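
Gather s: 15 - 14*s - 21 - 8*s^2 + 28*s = -8*s^2 + 14*s - 6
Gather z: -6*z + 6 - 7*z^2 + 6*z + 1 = 7 - 7*z^2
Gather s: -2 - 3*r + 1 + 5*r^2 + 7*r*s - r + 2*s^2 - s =5*r^2 - 4*r + 2*s^2 + s*(7*r - 1) - 1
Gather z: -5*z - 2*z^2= -2*z^2 - 5*z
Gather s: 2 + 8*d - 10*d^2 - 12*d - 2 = -10*d^2 - 4*d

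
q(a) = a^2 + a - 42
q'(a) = 2*a + 1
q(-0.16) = -42.13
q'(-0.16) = 0.68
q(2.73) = -31.82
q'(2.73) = 6.46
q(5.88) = -1.55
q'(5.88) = 12.76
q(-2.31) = -38.97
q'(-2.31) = -3.62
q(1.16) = -39.49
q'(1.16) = 3.32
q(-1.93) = -40.21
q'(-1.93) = -2.86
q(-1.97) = -40.09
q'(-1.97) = -2.94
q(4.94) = -12.66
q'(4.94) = 10.88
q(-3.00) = -36.00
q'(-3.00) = -5.00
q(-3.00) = -36.00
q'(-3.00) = -5.00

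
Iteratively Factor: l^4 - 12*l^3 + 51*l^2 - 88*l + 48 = (l - 4)*(l^3 - 8*l^2 + 19*l - 12) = (l - 4)*(l - 3)*(l^2 - 5*l + 4) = (l - 4)^2*(l - 3)*(l - 1)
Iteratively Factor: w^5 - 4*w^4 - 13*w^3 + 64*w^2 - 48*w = (w - 1)*(w^4 - 3*w^3 - 16*w^2 + 48*w) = (w - 4)*(w - 1)*(w^3 + w^2 - 12*w) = (w - 4)*(w - 3)*(w - 1)*(w^2 + 4*w) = w*(w - 4)*(w - 3)*(w - 1)*(w + 4)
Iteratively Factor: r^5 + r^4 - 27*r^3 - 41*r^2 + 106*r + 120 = (r - 5)*(r^4 + 6*r^3 + 3*r^2 - 26*r - 24) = (r - 5)*(r + 4)*(r^3 + 2*r^2 - 5*r - 6) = (r - 5)*(r - 2)*(r + 4)*(r^2 + 4*r + 3) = (r - 5)*(r - 2)*(r + 3)*(r + 4)*(r + 1)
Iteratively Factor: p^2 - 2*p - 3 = (p - 3)*(p + 1)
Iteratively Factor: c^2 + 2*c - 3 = (c - 1)*(c + 3)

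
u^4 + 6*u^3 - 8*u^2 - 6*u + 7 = (u - 1)^2*(u + 1)*(u + 7)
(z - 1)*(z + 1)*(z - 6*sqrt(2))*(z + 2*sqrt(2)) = z^4 - 4*sqrt(2)*z^3 - 25*z^2 + 4*sqrt(2)*z + 24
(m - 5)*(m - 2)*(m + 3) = m^3 - 4*m^2 - 11*m + 30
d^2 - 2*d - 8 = (d - 4)*(d + 2)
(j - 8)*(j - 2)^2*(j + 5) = j^4 - 7*j^3 - 24*j^2 + 148*j - 160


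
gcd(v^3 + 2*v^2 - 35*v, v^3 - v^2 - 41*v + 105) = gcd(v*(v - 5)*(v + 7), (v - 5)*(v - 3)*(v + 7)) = v^2 + 2*v - 35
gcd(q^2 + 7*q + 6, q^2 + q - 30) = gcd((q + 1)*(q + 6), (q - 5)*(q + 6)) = q + 6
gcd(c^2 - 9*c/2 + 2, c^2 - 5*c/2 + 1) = c - 1/2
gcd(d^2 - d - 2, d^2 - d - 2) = d^2 - d - 2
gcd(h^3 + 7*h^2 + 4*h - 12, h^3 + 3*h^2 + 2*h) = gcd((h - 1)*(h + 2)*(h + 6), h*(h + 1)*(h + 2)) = h + 2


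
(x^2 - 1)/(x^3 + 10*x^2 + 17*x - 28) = (x + 1)/(x^2 + 11*x + 28)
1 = 1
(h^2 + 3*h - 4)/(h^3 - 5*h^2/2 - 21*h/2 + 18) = 2*(h^2 + 3*h - 4)/(2*h^3 - 5*h^2 - 21*h + 36)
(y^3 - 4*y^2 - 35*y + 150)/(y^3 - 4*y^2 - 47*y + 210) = (y^2 + y - 30)/(y^2 + y - 42)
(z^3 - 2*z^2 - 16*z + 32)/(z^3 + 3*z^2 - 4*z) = (z^2 - 6*z + 8)/(z*(z - 1))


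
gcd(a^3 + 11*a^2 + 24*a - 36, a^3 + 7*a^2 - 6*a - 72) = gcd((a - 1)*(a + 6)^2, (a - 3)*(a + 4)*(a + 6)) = a + 6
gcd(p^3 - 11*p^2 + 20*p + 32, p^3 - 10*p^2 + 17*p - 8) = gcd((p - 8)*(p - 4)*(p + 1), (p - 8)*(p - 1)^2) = p - 8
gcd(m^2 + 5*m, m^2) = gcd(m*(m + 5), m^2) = m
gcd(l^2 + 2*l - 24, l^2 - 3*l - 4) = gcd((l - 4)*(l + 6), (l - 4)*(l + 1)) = l - 4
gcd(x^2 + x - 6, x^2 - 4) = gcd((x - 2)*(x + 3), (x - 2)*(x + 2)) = x - 2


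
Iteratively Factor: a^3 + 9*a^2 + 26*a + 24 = (a + 3)*(a^2 + 6*a + 8) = (a + 3)*(a + 4)*(a + 2)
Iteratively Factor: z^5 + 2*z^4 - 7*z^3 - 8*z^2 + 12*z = (z + 3)*(z^4 - z^3 - 4*z^2 + 4*z) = (z - 1)*(z + 3)*(z^3 - 4*z) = z*(z - 1)*(z + 3)*(z^2 - 4) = z*(z - 2)*(z - 1)*(z + 3)*(z + 2)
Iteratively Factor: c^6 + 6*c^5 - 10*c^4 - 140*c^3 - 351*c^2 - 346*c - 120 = (c + 2)*(c^5 + 4*c^4 - 18*c^3 - 104*c^2 - 143*c - 60) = (c + 2)*(c + 4)*(c^4 - 18*c^2 - 32*c - 15) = (c + 2)*(c + 3)*(c + 4)*(c^3 - 3*c^2 - 9*c - 5) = (c + 1)*(c + 2)*(c + 3)*(c + 4)*(c^2 - 4*c - 5) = (c + 1)^2*(c + 2)*(c + 3)*(c + 4)*(c - 5)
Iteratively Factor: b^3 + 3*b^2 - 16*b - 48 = (b + 3)*(b^2 - 16) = (b + 3)*(b + 4)*(b - 4)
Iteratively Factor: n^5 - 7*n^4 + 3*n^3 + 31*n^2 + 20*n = (n)*(n^4 - 7*n^3 + 3*n^2 + 31*n + 20) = n*(n + 1)*(n^3 - 8*n^2 + 11*n + 20) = n*(n - 4)*(n + 1)*(n^2 - 4*n - 5) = n*(n - 4)*(n + 1)^2*(n - 5)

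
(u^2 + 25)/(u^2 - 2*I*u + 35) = (u - 5*I)/(u - 7*I)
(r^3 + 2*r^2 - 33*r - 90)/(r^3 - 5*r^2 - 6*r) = (r^2 + 8*r + 15)/(r*(r + 1))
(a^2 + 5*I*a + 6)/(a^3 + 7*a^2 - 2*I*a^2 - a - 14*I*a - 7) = (a + 6*I)/(a^2 + a*(7 - I) - 7*I)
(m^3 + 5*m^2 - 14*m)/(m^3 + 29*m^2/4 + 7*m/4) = 4*(m - 2)/(4*m + 1)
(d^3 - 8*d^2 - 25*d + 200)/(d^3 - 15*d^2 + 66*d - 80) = (d + 5)/(d - 2)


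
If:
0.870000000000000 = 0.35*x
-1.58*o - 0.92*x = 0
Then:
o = -1.45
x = 2.49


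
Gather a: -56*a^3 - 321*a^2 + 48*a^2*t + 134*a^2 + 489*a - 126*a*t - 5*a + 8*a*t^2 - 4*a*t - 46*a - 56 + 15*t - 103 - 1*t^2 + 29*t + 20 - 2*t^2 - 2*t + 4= -56*a^3 + a^2*(48*t - 187) + a*(8*t^2 - 130*t + 438) - 3*t^2 + 42*t - 135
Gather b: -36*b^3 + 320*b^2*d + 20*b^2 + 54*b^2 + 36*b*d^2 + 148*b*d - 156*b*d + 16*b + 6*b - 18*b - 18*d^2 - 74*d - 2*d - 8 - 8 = -36*b^3 + b^2*(320*d + 74) + b*(36*d^2 - 8*d + 4) - 18*d^2 - 76*d - 16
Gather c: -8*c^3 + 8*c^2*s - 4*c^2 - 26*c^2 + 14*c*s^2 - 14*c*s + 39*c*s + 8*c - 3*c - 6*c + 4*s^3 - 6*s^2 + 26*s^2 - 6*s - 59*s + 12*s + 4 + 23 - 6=-8*c^3 + c^2*(8*s - 30) + c*(14*s^2 + 25*s - 1) + 4*s^3 + 20*s^2 - 53*s + 21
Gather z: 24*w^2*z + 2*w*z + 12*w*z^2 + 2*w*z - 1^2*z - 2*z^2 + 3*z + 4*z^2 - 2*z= z^2*(12*w + 2) + z*(24*w^2 + 4*w)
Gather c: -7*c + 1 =1 - 7*c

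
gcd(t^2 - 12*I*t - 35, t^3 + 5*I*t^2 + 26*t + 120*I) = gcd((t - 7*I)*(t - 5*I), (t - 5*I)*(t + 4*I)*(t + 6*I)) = t - 5*I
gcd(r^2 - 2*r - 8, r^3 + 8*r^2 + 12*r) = r + 2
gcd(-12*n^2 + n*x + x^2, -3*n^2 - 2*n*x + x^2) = -3*n + x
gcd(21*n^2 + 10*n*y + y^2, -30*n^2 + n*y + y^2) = 1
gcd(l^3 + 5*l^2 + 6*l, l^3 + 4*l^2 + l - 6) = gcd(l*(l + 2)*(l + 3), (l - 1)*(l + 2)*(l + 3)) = l^2 + 5*l + 6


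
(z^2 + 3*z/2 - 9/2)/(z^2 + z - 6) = (z - 3/2)/(z - 2)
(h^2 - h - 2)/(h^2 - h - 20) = (-h^2 + h + 2)/(-h^2 + h + 20)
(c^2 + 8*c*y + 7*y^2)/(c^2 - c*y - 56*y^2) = (-c - y)/(-c + 8*y)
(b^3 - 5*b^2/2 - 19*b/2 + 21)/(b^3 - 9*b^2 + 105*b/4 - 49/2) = 2*(b + 3)/(2*b - 7)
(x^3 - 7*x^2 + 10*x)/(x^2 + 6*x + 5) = x*(x^2 - 7*x + 10)/(x^2 + 6*x + 5)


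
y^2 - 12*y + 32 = (y - 8)*(y - 4)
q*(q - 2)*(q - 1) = q^3 - 3*q^2 + 2*q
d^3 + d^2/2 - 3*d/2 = d*(d - 1)*(d + 3/2)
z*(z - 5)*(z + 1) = z^3 - 4*z^2 - 5*z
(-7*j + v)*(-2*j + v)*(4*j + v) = 56*j^3 - 22*j^2*v - 5*j*v^2 + v^3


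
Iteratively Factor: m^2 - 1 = (m - 1)*(m + 1)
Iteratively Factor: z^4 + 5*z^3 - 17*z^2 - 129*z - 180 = (z + 3)*(z^3 + 2*z^2 - 23*z - 60) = (z + 3)*(z + 4)*(z^2 - 2*z - 15) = (z - 5)*(z + 3)*(z + 4)*(z + 3)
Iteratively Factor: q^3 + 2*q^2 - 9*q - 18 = (q + 2)*(q^2 - 9) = (q + 2)*(q + 3)*(q - 3)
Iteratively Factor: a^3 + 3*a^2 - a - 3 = (a + 1)*(a^2 + 2*a - 3) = (a - 1)*(a + 1)*(a + 3)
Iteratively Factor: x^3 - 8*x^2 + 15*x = (x)*(x^2 - 8*x + 15) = x*(x - 5)*(x - 3)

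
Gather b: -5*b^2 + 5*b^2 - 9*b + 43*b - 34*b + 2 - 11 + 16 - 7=0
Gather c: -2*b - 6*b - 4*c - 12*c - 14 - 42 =-8*b - 16*c - 56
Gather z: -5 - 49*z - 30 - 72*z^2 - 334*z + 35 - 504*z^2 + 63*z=-576*z^2 - 320*z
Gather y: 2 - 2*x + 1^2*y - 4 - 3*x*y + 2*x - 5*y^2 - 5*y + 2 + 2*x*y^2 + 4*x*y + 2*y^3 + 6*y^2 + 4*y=x*y + 2*y^3 + y^2*(2*x + 1)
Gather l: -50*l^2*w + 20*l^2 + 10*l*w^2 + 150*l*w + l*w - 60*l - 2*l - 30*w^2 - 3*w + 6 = l^2*(20 - 50*w) + l*(10*w^2 + 151*w - 62) - 30*w^2 - 3*w + 6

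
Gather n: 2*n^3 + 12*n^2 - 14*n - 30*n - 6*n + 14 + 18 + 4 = 2*n^3 + 12*n^2 - 50*n + 36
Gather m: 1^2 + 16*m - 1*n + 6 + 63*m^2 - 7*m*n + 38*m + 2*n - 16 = 63*m^2 + m*(54 - 7*n) + n - 9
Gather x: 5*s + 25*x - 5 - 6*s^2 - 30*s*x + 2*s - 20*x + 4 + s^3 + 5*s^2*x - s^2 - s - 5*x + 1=s^3 - 7*s^2 + 6*s + x*(5*s^2 - 30*s)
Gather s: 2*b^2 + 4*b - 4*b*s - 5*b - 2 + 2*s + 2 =2*b^2 - b + s*(2 - 4*b)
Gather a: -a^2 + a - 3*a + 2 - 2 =-a^2 - 2*a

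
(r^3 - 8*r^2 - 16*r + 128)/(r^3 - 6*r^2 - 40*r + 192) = (r + 4)/(r + 6)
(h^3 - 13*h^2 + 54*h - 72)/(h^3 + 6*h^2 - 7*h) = (h^3 - 13*h^2 + 54*h - 72)/(h*(h^2 + 6*h - 7))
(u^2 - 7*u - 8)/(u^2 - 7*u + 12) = (u^2 - 7*u - 8)/(u^2 - 7*u + 12)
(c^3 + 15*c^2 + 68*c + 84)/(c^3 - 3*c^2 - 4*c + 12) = (c^2 + 13*c + 42)/(c^2 - 5*c + 6)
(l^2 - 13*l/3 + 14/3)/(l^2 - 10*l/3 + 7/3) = (l - 2)/(l - 1)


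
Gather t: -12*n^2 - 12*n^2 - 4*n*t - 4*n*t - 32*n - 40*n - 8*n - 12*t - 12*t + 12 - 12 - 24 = -24*n^2 - 80*n + t*(-8*n - 24) - 24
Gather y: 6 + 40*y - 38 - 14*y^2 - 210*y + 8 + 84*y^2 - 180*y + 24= 70*y^2 - 350*y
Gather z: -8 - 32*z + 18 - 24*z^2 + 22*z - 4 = -24*z^2 - 10*z + 6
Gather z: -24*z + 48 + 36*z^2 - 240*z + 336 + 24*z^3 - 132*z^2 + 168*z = 24*z^3 - 96*z^2 - 96*z + 384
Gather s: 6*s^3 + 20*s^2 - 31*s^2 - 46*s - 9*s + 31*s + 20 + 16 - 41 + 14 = 6*s^3 - 11*s^2 - 24*s + 9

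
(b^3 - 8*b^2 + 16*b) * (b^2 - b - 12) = b^5 - 9*b^4 + 12*b^3 + 80*b^2 - 192*b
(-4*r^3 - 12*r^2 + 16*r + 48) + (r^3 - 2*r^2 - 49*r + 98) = -3*r^3 - 14*r^2 - 33*r + 146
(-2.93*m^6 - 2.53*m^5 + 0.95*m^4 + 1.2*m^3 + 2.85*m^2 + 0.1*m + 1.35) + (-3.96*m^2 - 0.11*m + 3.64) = -2.93*m^6 - 2.53*m^5 + 0.95*m^4 + 1.2*m^3 - 1.11*m^2 - 0.01*m + 4.99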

> **Aim of the exercise**
Using the records above, set down exactly the lines from the one with "(y^3 - 4*y^2 - 35*y" through the one with "Iteratively Factor: a^3 + 9*a^2", inclusive, and nothing more.

> **Task answer**
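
(y^3 - 4*y^2 - 35*y + 150)/(y^3 - 4*y^2 - 47*y + 210) = (y^2 + y - 30)/(y^2 + y - 42)
(z^3 - 2*z^2 - 16*z + 32)/(z^3 + 3*z^2 - 4*z) = (z^2 - 6*z + 8)/(z*(z - 1))


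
gcd(a^3 + 11*a^2 + 24*a - 36, a^3 + 7*a^2 - 6*a - 72) = gcd((a - 1)*(a + 6)^2, (a - 3)*(a + 4)*(a + 6)) = a + 6
gcd(p^3 - 11*p^2 + 20*p + 32, p^3 - 10*p^2 + 17*p - 8) = gcd((p - 8)*(p - 4)*(p + 1), (p - 8)*(p - 1)^2) = p - 8
gcd(m^2 + 5*m, m^2) = gcd(m*(m + 5), m^2) = m
gcd(l^2 + 2*l - 24, l^2 - 3*l - 4) = gcd((l - 4)*(l + 6), (l - 4)*(l + 1)) = l - 4
gcd(x^2 + x - 6, x^2 - 4) = gcd((x - 2)*(x + 3), (x - 2)*(x + 2)) = x - 2


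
Iteratively Factor: a^3 + 9*a^2 + 26*a + 24 = (a + 3)*(a^2 + 6*a + 8) = (a + 3)*(a + 4)*(a + 2)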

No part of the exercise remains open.